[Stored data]
--------------------
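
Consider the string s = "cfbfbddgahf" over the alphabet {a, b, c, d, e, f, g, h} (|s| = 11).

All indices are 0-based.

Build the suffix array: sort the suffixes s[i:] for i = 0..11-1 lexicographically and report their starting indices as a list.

sorted suffixes:
  #0 SA[0]=8  'ahf'
  #1 SA[1]=4  'bddgahf'
  #2 SA[2]=2  'bfbddgahf'
  #3 SA[3]=0  'cfbfbddgahf'
  #4 SA[4]=5  'ddgahf'
  #5 SA[5]=6  'dgahf'
  #6 SA[6]=10  'f'
  #7 SA[7]=3  'fbddgahf'
  #8 SA[8]=1  'fbfbddgahf'
  #9 SA[9]=7  'gahf'
  #10 SA[10]=9  'hf'

[8, 4, 2, 0, 5, 6, 10, 3, 1, 7, 9]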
--------------------
## Exercise requirements
The records shown earlier should all be returned verbatim.

## Exercise result
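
Consider the string s = "cfbfbddgahf" over the alphabet {a, b, c, d, e, f, g, h} (|s| = 11).

All indices are 0-based.

Build the suffix array: sort the suffixes s[i:] for i = 0..11-1 lexicographically and report their starting indices as a list.

sorted suffixes:
  #0 SA[0]=8  'ahf'
  #1 SA[1]=4  'bddgahf'
  #2 SA[2]=2  'bfbddgahf'
  #3 SA[3]=0  'cfbfbddgahf'
  #4 SA[4]=5  'ddgahf'
  #5 SA[5]=6  'dgahf'
  #6 SA[6]=10  'f'
  #7 SA[7]=3  'fbddgahf'
  #8 SA[8]=1  'fbfbddgahf'
  #9 SA[9]=7  'gahf'
  #10 SA[10]=9  'hf'

[8, 4, 2, 0, 5, 6, 10, 3, 1, 7, 9]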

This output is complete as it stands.